Reproduce word for word the lines between those holding "step 4: CCCCBACAACCBACAACCAAAA" and "step 5: ABCAABABCABCAABCAABABCAABABC", inclusive, and nothing else from the data below.

Given data below:

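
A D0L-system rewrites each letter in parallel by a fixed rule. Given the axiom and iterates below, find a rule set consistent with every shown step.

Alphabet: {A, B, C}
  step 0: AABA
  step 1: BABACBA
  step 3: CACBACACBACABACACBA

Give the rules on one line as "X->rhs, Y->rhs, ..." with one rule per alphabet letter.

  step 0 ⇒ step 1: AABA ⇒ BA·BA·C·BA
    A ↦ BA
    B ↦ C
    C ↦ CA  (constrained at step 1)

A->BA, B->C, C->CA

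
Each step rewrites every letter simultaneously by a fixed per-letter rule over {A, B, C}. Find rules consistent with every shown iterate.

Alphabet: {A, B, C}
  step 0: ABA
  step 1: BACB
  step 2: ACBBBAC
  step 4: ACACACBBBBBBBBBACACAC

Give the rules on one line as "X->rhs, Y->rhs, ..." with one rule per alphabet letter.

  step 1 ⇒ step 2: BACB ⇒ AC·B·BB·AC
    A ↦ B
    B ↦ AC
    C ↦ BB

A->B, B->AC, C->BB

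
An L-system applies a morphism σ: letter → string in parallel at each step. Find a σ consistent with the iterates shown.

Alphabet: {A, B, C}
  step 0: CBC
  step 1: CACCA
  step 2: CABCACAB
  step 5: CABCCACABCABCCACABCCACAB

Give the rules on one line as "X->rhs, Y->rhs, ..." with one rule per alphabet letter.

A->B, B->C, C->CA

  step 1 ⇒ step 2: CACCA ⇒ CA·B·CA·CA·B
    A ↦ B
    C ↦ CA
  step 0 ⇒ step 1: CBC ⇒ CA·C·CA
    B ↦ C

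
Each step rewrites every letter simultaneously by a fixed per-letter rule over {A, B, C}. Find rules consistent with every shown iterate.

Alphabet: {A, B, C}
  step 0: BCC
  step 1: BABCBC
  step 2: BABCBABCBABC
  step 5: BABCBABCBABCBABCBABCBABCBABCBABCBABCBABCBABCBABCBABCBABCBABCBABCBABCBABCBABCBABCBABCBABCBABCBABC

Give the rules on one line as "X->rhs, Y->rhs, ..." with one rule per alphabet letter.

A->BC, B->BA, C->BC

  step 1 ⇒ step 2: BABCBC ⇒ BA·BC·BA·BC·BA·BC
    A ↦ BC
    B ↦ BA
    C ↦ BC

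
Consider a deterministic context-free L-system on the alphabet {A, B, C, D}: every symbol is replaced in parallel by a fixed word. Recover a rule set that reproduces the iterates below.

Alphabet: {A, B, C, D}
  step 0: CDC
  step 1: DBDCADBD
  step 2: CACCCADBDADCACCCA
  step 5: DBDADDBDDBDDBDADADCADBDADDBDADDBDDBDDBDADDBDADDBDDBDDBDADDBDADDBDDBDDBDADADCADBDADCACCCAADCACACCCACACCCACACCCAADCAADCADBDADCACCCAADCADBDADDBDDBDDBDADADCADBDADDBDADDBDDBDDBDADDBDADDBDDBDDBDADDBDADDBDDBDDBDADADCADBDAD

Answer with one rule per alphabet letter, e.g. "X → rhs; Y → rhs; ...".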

End of Given data.
Given data below:

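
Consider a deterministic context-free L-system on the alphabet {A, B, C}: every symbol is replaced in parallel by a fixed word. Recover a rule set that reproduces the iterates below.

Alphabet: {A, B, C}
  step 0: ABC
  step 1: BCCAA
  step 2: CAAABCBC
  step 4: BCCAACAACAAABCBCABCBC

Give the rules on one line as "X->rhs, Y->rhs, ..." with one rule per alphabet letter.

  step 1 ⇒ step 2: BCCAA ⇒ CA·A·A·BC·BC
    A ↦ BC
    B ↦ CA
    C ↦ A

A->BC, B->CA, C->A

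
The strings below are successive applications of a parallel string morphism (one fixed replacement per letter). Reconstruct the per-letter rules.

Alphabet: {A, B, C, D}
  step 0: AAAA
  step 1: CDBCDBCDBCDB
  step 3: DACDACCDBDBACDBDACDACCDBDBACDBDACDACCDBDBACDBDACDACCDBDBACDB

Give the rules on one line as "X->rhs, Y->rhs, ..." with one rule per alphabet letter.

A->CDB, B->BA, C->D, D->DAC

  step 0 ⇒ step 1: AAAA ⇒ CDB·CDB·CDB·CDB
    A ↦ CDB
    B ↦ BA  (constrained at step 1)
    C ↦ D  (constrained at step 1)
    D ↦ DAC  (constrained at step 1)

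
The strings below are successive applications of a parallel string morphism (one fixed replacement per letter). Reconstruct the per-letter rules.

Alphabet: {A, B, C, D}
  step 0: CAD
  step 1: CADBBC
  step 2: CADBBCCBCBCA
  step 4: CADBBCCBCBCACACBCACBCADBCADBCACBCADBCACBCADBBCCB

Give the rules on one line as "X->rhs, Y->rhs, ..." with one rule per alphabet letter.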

End of Given data.
Given data below:

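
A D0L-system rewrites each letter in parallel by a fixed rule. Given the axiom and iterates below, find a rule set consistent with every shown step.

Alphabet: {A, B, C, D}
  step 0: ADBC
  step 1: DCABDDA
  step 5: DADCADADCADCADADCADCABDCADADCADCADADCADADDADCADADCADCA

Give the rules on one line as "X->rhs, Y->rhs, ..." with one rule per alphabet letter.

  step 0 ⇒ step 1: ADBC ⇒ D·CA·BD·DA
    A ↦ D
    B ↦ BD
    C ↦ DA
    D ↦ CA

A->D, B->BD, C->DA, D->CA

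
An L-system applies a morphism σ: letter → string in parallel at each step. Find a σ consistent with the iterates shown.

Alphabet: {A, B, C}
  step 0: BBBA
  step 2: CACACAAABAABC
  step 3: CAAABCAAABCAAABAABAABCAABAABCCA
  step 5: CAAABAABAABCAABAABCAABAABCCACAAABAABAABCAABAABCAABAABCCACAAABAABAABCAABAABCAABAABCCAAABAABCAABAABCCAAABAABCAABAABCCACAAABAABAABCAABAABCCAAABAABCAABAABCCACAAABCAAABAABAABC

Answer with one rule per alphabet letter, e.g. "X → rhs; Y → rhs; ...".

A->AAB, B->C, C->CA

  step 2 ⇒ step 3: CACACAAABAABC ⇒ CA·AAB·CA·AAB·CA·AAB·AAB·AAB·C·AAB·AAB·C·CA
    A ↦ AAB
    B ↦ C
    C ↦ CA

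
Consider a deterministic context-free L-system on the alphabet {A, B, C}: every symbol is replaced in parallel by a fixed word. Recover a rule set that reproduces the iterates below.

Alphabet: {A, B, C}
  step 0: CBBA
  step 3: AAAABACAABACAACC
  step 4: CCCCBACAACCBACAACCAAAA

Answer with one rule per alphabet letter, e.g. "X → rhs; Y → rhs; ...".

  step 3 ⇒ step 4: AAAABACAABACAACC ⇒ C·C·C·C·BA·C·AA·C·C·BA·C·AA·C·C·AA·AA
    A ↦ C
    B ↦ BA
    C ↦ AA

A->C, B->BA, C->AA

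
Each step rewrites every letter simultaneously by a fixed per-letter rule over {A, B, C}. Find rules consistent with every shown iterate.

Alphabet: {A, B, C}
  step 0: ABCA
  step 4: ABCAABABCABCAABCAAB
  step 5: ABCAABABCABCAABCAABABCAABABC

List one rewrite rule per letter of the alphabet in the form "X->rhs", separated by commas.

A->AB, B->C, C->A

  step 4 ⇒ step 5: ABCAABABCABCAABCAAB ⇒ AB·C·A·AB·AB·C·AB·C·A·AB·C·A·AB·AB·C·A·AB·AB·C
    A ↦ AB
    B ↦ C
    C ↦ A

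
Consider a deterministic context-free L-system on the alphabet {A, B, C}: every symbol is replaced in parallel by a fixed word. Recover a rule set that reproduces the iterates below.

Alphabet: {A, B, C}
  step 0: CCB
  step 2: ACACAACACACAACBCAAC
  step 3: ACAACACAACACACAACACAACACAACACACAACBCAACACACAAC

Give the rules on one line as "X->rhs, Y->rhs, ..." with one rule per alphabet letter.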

End of Given data.

→ The completed task
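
  step 4: CCCCBACAACCBACAACCAAAA

Answer with one rule per alphabet letter, e.g. "X → rhs; Y → rhs; ...".

  step 3 ⇒ step 4: AAAABACAABACAACC ⇒ C·C·C·C·BA·C·AA·C·C·BA·C·AA·C·C·AA·AA
    A ↦ C
    B ↦ BA
    C ↦ AA

A->C, B->BA, C->AA

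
Each step rewrites every letter simultaneously by a fixed per-letter rule over {A, B, C}. Find rules consistent with every shown iterate.

Alphabet: {A, B, C}
  step 0: ABCA
  step 4: ABCAABABCABCAABCAAB
  step 5: ABCAABABCABCAABCAABABCAABABC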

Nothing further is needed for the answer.